A word-for-word transcription of the data below is required.

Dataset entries

———

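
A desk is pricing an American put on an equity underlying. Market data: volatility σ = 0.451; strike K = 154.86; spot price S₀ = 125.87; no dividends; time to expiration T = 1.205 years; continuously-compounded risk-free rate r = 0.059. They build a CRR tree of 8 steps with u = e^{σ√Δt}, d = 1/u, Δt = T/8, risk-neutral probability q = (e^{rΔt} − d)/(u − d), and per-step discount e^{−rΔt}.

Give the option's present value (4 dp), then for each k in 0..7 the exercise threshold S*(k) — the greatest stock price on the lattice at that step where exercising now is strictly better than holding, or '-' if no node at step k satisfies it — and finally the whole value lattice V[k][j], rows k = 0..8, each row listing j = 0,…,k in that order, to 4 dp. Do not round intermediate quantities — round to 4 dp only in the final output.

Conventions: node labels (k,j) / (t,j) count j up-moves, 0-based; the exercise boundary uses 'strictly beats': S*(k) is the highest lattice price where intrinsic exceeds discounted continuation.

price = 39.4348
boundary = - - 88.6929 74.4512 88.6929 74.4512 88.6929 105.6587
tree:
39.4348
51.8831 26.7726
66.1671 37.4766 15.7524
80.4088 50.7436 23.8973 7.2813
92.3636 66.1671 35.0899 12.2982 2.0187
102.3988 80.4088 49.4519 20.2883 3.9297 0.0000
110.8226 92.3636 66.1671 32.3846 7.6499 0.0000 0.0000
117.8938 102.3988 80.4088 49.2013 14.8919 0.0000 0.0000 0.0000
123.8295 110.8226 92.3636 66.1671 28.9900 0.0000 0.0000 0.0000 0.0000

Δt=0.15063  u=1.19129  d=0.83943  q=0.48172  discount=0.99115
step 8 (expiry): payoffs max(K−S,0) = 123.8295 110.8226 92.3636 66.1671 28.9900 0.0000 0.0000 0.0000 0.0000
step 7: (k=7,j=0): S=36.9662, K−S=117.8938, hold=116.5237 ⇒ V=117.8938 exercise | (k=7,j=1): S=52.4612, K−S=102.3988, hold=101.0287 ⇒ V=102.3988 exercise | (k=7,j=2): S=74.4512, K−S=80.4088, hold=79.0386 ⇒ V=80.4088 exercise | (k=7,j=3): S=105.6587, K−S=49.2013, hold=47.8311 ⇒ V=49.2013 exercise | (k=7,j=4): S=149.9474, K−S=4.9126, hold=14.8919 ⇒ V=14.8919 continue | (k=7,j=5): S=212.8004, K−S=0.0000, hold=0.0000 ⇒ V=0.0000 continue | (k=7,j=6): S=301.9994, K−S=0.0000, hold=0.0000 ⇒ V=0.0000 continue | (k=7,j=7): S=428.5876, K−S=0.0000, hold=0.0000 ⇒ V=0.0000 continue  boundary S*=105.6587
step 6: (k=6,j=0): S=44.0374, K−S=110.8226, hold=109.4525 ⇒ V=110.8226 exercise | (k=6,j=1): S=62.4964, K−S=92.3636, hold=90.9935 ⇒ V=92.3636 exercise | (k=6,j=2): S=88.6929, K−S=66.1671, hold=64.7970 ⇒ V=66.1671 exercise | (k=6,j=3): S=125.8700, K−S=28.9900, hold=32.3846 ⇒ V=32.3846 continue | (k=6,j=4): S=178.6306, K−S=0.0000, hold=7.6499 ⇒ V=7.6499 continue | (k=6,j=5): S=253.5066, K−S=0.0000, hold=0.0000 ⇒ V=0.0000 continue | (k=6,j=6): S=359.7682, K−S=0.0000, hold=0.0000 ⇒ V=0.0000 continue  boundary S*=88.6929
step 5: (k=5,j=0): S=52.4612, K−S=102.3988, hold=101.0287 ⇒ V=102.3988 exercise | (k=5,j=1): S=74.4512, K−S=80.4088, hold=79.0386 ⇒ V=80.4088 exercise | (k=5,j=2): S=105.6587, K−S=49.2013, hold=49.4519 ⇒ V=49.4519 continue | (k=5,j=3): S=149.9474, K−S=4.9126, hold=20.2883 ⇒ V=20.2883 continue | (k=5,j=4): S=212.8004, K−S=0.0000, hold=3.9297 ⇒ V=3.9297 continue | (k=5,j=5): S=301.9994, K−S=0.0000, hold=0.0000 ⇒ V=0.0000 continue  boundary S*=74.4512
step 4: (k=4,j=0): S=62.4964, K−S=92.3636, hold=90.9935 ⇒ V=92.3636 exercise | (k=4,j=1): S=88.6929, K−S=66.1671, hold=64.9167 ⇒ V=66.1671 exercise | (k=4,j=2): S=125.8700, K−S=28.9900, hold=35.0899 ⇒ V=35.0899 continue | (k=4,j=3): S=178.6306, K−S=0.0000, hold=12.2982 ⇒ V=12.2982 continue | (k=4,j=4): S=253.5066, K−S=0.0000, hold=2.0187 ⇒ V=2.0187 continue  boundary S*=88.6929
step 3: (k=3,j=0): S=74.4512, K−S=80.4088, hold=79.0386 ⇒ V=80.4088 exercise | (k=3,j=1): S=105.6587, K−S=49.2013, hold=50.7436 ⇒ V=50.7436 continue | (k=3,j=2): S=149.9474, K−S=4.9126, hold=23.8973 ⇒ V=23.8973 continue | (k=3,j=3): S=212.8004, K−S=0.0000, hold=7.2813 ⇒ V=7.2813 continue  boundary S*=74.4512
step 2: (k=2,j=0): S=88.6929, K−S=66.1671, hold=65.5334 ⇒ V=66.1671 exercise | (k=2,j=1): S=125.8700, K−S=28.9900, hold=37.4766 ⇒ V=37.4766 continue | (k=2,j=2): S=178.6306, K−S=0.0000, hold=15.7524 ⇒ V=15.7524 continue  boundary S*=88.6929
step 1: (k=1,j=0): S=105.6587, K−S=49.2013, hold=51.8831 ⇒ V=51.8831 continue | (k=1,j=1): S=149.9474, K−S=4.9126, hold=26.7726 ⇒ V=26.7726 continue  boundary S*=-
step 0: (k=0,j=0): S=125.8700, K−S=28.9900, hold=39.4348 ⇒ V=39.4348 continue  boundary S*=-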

———

__Answer space__:
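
A desk is pricing an American put on an equity underlying. Market data: volatility σ = 0.451; strike K = 154.86; spot price S₀ = 125.87; no dividends; time to expiration T = 1.205 years; continuously-compounded risk-free rate r = 0.059. They build a CRR tree of 8 steps with u = e^{σ√Δt}, d = 1/u, Δt = T/8, risk-neutral probability q = (e^{rΔt} − d)/(u − d), and per-step discount e^{−rΔt}.

Give the option's present value (4 dp), then for each k in 0..7 the exercise threshold S*(k) — the greatest stock price on the lattice at that step where exercising now is strictly better than holding, or '-' if no node at step k satisfies it — and finally the whole value lattice V[k][j], rows k = 0..8, each row listing j = 0,…,k in that order, to 4 dp. Do not round intermediate quantities — round to 4 dp only in the final output.

Conventions: node labels (k,j) / (t,j) count j up-moves, 0-based; the exercise boundary uses 'strictly beats': S*(k) is the highest lattice price where intrinsic exceeds discounted continuation.

price = 39.4348
boundary = - - 88.6929 74.4512 88.6929 74.4512 88.6929 105.6587
tree:
39.4348
51.8831 26.7726
66.1671 37.4766 15.7524
80.4088 50.7436 23.8973 7.2813
92.3636 66.1671 35.0899 12.2982 2.0187
102.3988 80.4088 49.4519 20.2883 3.9297 0.0000
110.8226 92.3636 66.1671 32.3846 7.6499 0.0000 0.0000
117.8938 102.3988 80.4088 49.2013 14.8919 0.0000 0.0000 0.0000
123.8295 110.8226 92.3636 66.1671 28.9900 0.0000 0.0000 0.0000 0.0000

Δt=0.15063  u=1.19129  d=0.83943  q=0.48172  discount=0.99115
step 8 (expiry): payoffs max(K−S,0) = 123.8295 110.8226 92.3636 66.1671 28.9900 0.0000 0.0000 0.0000 0.0000
step 7: (k=7,j=0): S=36.9662, K−S=117.8938, hold=116.5237 ⇒ V=117.8938 exercise | (k=7,j=1): S=52.4612, K−S=102.3988, hold=101.0287 ⇒ V=102.3988 exercise | (k=7,j=2): S=74.4512, K−S=80.4088, hold=79.0386 ⇒ V=80.4088 exercise | (k=7,j=3): S=105.6587, K−S=49.2013, hold=47.8311 ⇒ V=49.2013 exercise | (k=7,j=4): S=149.9474, K−S=4.9126, hold=14.8919 ⇒ V=14.8919 continue | (k=7,j=5): S=212.8004, K−S=0.0000, hold=0.0000 ⇒ V=0.0000 continue | (k=7,j=6): S=301.9994, K−S=0.0000, hold=0.0000 ⇒ V=0.0000 continue | (k=7,j=7): S=428.5876, K−S=0.0000, hold=0.0000 ⇒ V=0.0000 continue  boundary S*=105.6587
step 6: (k=6,j=0): S=44.0374, K−S=110.8226, hold=109.4525 ⇒ V=110.8226 exercise | (k=6,j=1): S=62.4964, K−S=92.3636, hold=90.9935 ⇒ V=92.3636 exercise | (k=6,j=2): S=88.6929, K−S=66.1671, hold=64.7970 ⇒ V=66.1671 exercise | (k=6,j=3): S=125.8700, K−S=28.9900, hold=32.3846 ⇒ V=32.3846 continue | (k=6,j=4): S=178.6306, K−S=0.0000, hold=7.6499 ⇒ V=7.6499 continue | (k=6,j=5): S=253.5066, K−S=0.0000, hold=0.0000 ⇒ V=0.0000 continue | (k=6,j=6): S=359.7682, K−S=0.0000, hold=0.0000 ⇒ V=0.0000 continue  boundary S*=88.6929
step 5: (k=5,j=0): S=52.4612, K−S=102.3988, hold=101.0287 ⇒ V=102.3988 exercise | (k=5,j=1): S=74.4512, K−S=80.4088, hold=79.0386 ⇒ V=80.4088 exercise | (k=5,j=2): S=105.6587, K−S=49.2013, hold=49.4519 ⇒ V=49.4519 continue | (k=5,j=3): S=149.9474, K−S=4.9126, hold=20.2883 ⇒ V=20.2883 continue | (k=5,j=4): S=212.8004, K−S=0.0000, hold=3.9297 ⇒ V=3.9297 continue | (k=5,j=5): S=301.9994, K−S=0.0000, hold=0.0000 ⇒ V=0.0000 continue  boundary S*=74.4512
step 4: (k=4,j=0): S=62.4964, K−S=92.3636, hold=90.9935 ⇒ V=92.3636 exercise | (k=4,j=1): S=88.6929, K−S=66.1671, hold=64.9167 ⇒ V=66.1671 exercise | (k=4,j=2): S=125.8700, K−S=28.9900, hold=35.0899 ⇒ V=35.0899 continue | (k=4,j=3): S=178.6306, K−S=0.0000, hold=12.2982 ⇒ V=12.2982 continue | (k=4,j=4): S=253.5066, K−S=0.0000, hold=2.0187 ⇒ V=2.0187 continue  boundary S*=88.6929
step 3: (k=3,j=0): S=74.4512, K−S=80.4088, hold=79.0386 ⇒ V=80.4088 exercise | (k=3,j=1): S=105.6587, K−S=49.2013, hold=50.7436 ⇒ V=50.7436 continue | (k=3,j=2): S=149.9474, K−S=4.9126, hold=23.8973 ⇒ V=23.8973 continue | (k=3,j=3): S=212.8004, K−S=0.0000, hold=7.2813 ⇒ V=7.2813 continue  boundary S*=74.4512
step 2: (k=2,j=0): S=88.6929, K−S=66.1671, hold=65.5334 ⇒ V=66.1671 exercise | (k=2,j=1): S=125.8700, K−S=28.9900, hold=37.4766 ⇒ V=37.4766 continue | (k=2,j=2): S=178.6306, K−S=0.0000, hold=15.7524 ⇒ V=15.7524 continue  boundary S*=88.6929
step 1: (k=1,j=0): S=105.6587, K−S=49.2013, hold=51.8831 ⇒ V=51.8831 continue | (k=1,j=1): S=149.9474, K−S=4.9126, hold=26.7726 ⇒ V=26.7726 continue  boundary S*=-
step 0: (k=0,j=0): S=125.8700, K−S=28.9900, hold=39.4348 ⇒ V=39.4348 continue  boundary S*=-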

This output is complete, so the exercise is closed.